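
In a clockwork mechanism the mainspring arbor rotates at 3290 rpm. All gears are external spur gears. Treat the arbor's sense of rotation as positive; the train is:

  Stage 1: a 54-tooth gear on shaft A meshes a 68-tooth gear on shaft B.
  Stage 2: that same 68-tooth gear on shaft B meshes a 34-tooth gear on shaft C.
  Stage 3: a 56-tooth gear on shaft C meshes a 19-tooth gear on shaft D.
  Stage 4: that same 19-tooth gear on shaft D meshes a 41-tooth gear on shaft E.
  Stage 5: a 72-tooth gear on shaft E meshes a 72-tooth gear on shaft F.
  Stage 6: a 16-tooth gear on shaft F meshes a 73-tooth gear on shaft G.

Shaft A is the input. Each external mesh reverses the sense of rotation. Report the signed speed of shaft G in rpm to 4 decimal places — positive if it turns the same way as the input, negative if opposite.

+1564.2711 rpm (same as input, |ω| = 1564.2711 rpm)

Stage 1 [54T→68T]: ω = 3290.0000×54/68 = 2612.6471 rpm, dir flips to −; running = −2612.6471
Stage 2 [68T→34T]: ω = 2612.6471×68/34 = 5225.2941 rpm, dir flips to +; running = +5225.2941
Stage 3 [56T→19T]: ω = 5225.2941×56/19 = 15400.8669 rpm, dir flips to −; running = −15400.8669
Stage 4 [19T→41T]: ω = 15400.8669×19/41 = 7136.9871 rpm, dir flips to +; running = +7136.9871
Stage 5 [72T→72T]: ω = 7136.9871×72/72 = 7136.9871 rpm, dir flips to −; running = −7136.9871
Stage 6 [16T→73T]: ω = 7136.9871×16/73 = 1564.2711 rpm, dir flips to +; running = +1564.2711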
________________________
- **WHAT THE TASK ASKS**
A word-for-word copy of the lines above from the one with "Stage 4: that" through the one with "Stage 6: a 16-tooth", inclusive, is the only output wanted.

- **TASK OUTPUT**
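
  Stage 4: that same 19-tooth gear on shaft D meshes a 41-tooth gear on shaft E.
  Stage 5: a 72-tooth gear on shaft E meshes a 72-tooth gear on shaft F.
  Stage 6: a 16-tooth gear on shaft F meshes a 73-tooth gear on shaft G.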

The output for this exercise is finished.